TASK OBJECTIVE: Quote the listing below word for word, stopping after the line that contains "8: [1, 2, 4, 7]".

DATA EXTRACTS:
========================
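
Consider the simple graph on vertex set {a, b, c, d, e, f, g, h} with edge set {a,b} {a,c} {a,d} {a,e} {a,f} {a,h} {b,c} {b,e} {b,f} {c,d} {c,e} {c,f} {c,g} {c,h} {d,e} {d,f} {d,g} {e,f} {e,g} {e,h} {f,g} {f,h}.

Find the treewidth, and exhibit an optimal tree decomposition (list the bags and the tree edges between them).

Treewidth 4.
One optimal decomposition is:
Bags: B1 = {a, c, d, e, f}  B2 = {a, c, e, f, h}  B3 = {c, d, e, f, g}  B4 = {a, b, c, e, f}
Tree: B1–B2, B1–B3, B1–B4

Each bag holds 5 vertices, so the decomposition has width 4, which upper-bounds the treewidth. On the other hand G contains the 5-clique {c, d, e, f, g}. A clique must lie in a single bag of any decomposition, so no decomposition can have width below 4. Therefore the treewidth is 4.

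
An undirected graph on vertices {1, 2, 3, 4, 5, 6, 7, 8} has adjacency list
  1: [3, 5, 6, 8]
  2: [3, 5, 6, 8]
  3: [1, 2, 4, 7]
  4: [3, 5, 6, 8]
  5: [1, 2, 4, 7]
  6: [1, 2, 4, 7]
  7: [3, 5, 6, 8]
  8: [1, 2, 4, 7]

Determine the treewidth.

4

A width-4 tree decomposition is:
Bags: B1 = {1, 2, 3, 4, 7}  B2 = {1, 2, 4, 7, 8}  B3 = {1, 2, 4, 5, 7}  B4 = {1, 2, 4, 6, 7}
Tree: B1–B2, B2–B3, B3–B4
The largest bag has 5 vertices, giving width 4; this decomposition certifies tw(G) ≤ 4. For the lower bound: the 5 vertex sets {3,7}, {4,8}, {1,5}, {2}, {6} are disjoint, each induces a connected subgraph, and every pair is joined by at least one edge of G. Contracting each set to a single vertex therefore yields K_{5} as a minor, and since treewidth is minor-monotone, tw(G) ≥ tw(K_{5}) = 4. Therefore the treewidth is 4.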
========================
ANSWER TO THIS EXERCISE:
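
Consider the simple graph on vertex set {a, b, c, d, e, f, g, h} with edge set {a,b} {a,c} {a,d} {a,e} {a,f} {a,h} {b,c} {b,e} {b,f} {c,d} {c,e} {c,f} {c,g} {c,h} {d,e} {d,f} {d,g} {e,f} {e,g} {e,h} {f,g} {f,h}.

Find the treewidth, and exhibit an optimal tree decomposition (list the bags and the tree edges between them).

Treewidth 4.
One optimal decomposition is:
Bags: B1 = {a, c, d, e, f}  B2 = {a, c, e, f, h}  B3 = {c, d, e, f, g}  B4 = {a, b, c, e, f}
Tree: B1–B2, B1–B3, B1–B4

Each bag holds 5 vertices, so the decomposition has width 4, which upper-bounds the treewidth. On the other hand G contains the 5-clique {c, d, e, f, g}. A clique must lie in a single bag of any decomposition, so no decomposition can have width below 4. Therefore the treewidth is 4.

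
An undirected graph on vertices {1, 2, 3, 4, 5, 6, 7, 8} has adjacency list
  1: [3, 5, 6, 8]
  2: [3, 5, 6, 8]
  3: [1, 2, 4, 7]
  4: [3, 5, 6, 8]
  5: [1, 2, 4, 7]
  6: [1, 2, 4, 7]
  7: [3, 5, 6, 8]
  8: [1, 2, 4, 7]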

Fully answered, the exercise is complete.